**Exercise description:**
Search each line below for the word "lattice" and list those that contain it.

Saved entries:
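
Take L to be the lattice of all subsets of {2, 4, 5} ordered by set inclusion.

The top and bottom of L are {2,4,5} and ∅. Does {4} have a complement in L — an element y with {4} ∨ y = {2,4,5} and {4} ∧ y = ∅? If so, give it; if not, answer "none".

Need y with {4} ∨ y = {2,4,5} and {4} ∧ y = ∅.
Checking each element gives: {2,5}.

{2,5}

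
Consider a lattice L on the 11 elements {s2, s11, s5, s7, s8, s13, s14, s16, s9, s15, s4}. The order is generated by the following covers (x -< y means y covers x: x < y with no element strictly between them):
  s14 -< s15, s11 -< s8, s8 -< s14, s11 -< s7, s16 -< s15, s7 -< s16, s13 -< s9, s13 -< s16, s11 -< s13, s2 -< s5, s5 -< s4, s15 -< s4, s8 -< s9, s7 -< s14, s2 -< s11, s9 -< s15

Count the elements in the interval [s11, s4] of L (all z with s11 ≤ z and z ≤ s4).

9

The interval [s11, s4] = {s11, s13, s14, s15, s16, s4, s7, s8, s9}, which has 9 elements.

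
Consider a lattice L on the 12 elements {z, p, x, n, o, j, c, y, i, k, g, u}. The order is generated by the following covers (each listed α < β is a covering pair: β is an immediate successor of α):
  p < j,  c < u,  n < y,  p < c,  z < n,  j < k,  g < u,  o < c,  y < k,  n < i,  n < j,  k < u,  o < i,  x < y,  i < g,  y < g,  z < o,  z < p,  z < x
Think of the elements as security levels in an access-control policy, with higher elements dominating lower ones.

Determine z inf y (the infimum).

Common lower bounds of {z, y}: z.
The greatest among these is z.

z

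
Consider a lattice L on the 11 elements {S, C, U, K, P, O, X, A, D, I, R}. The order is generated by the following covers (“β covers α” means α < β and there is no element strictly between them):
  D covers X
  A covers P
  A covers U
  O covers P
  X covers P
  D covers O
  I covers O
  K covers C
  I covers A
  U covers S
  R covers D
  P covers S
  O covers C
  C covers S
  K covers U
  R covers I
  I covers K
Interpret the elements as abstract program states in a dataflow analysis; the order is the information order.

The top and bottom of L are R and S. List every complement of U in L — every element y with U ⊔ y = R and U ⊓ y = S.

Need y with U ∨ y = R and U ∧ y = S.
Checking each element gives: D, X.

D, X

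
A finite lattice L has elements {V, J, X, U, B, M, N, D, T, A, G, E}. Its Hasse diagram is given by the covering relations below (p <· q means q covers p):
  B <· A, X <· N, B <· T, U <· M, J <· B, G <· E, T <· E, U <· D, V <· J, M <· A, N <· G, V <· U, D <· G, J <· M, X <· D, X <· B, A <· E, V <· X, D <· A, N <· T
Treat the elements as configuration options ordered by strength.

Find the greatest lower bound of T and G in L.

N

Common lower bounds of {T, G}: N, V, X.
The greatest among these is N.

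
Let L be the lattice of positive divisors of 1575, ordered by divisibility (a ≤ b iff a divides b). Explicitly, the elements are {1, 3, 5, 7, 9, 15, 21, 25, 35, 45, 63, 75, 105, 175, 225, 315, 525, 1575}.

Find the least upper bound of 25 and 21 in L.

In the divisibility order, the join is the least common multiple: lcm(25, 21) = 525.

525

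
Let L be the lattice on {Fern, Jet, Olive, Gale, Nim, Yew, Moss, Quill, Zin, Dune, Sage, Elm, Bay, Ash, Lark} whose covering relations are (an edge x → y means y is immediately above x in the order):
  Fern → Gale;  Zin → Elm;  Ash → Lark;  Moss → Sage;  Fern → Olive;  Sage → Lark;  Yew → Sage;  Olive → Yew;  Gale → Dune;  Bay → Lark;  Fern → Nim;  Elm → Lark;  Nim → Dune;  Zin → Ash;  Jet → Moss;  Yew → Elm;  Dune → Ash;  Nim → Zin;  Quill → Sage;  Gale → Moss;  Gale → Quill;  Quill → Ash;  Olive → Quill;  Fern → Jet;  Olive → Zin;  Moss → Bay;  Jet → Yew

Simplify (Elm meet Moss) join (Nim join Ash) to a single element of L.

Elm ∧ Moss = Jet
Nim ∨ Ash = Ash
Jet ∨ Ash = Lark

Lark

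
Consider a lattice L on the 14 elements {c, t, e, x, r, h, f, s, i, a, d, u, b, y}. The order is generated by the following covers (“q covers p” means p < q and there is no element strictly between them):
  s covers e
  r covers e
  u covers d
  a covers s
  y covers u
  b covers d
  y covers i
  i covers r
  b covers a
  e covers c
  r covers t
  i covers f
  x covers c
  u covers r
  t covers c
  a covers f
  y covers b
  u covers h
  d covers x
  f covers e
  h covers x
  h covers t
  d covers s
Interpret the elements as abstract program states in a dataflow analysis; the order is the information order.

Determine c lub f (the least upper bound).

f

Common upper bounds of {c, f}: a, b, f, i, y.
The least among these is f.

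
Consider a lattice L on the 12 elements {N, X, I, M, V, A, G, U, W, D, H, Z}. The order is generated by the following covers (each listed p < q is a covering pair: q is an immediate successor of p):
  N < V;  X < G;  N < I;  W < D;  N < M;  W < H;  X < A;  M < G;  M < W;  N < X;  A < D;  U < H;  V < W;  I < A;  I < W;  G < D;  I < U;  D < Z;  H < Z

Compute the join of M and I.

W

Common upper bounds of {M, I}: D, H, W, Z.
The least among these is W.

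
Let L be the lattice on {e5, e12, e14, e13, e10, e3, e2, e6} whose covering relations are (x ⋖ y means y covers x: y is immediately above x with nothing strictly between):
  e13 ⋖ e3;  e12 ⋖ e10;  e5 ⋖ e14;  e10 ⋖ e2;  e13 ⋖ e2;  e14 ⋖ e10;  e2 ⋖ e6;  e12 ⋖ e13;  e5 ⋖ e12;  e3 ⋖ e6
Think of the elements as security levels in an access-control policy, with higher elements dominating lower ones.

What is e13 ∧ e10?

Common lower bounds of {e13, e10}: e12, e5.
The greatest among these is e12.

e12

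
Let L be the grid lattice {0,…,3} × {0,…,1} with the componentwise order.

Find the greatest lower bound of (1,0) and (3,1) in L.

(1,0)

In a product of chains, the meet is componentwise min, giving (1,0).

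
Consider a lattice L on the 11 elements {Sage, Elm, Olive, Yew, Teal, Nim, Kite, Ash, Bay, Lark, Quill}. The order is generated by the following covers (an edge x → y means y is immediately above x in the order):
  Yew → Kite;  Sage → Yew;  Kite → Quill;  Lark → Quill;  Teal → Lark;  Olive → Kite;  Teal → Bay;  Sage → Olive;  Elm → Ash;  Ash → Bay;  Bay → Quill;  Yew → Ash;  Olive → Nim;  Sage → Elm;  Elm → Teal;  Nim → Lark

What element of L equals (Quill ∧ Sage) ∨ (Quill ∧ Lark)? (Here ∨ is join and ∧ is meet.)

Quill ∧ Sage = Sage
Quill ∧ Lark = Lark
Sage ∨ Lark = Lark

Lark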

**Your response:**
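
Take L to be the lattice of all subsets of {2, 4, 5} ordered by set inclusion.
Consider a lattice L on the 11 elements {s2, s11, s5, s7, s8, s13, s14, s16, s9, s15, s4}. The order is generated by the following covers (x -< y means y covers x: x < y with no element strictly between them):
Consider a lattice L on the 12 elements {z, p, x, n, o, j, c, y, i, k, g, u}. The order is generated by the following covers (each listed α < β is a covering pair: β is an immediate successor of α):
Consider a lattice L on the 11 elements {S, C, U, K, P, O, X, A, D, I, R}. The order is generated by the following covers (“β covers α” means α < β and there is no element strictly between them):
A finite lattice L has elements {V, J, X, U, B, M, N, D, T, A, G, E}. Its Hasse diagram is given by the covering relations below (p <· q means q covers p):
Let L be the lattice of positive divisors of 1575, ordered by divisibility (a ≤ b iff a divides b). Explicitly, the elements are {1, 3, 5, 7, 9, 15, 21, 25, 35, 45, 63, 75, 105, 175, 225, 315, 525, 1575}.
Let L be the lattice on {Fern, Jet, Olive, Gale, Nim, Yew, Moss, Quill, Zin, Dune, Sage, Elm, Bay, Ash, Lark} whose covering relations are (an edge x → y means y is immediately above x in the order):
Consider a lattice L on the 14 elements {c, t, e, x, r, h, f, s, i, a, d, u, b, y}. The order is generated by the following covers (“q covers p” means p < q and there is no element strictly between them):
Consider a lattice L on the 12 elements {N, X, I, M, V, A, G, U, W, D, H, Z}. The order is generated by the following covers (each listed p < q is a covering pair: q is an immediate successor of p):
Let L be the lattice on {e5, e12, e14, e13, e10, e3, e2, e6} whose covering relations are (x ⋖ y means y covers x: y is immediately above x with nothing strictly between):
Let L be the grid lattice {0,…,3} × {0,…,1} with the componentwise order.
Consider a lattice L on the 11 elements {Sage, Elm, Olive, Yew, Teal, Nim, Kite, Ash, Bay, Lark, Quill}. The order is generated by the following covers (an edge x → y means y is immediately above x in the order):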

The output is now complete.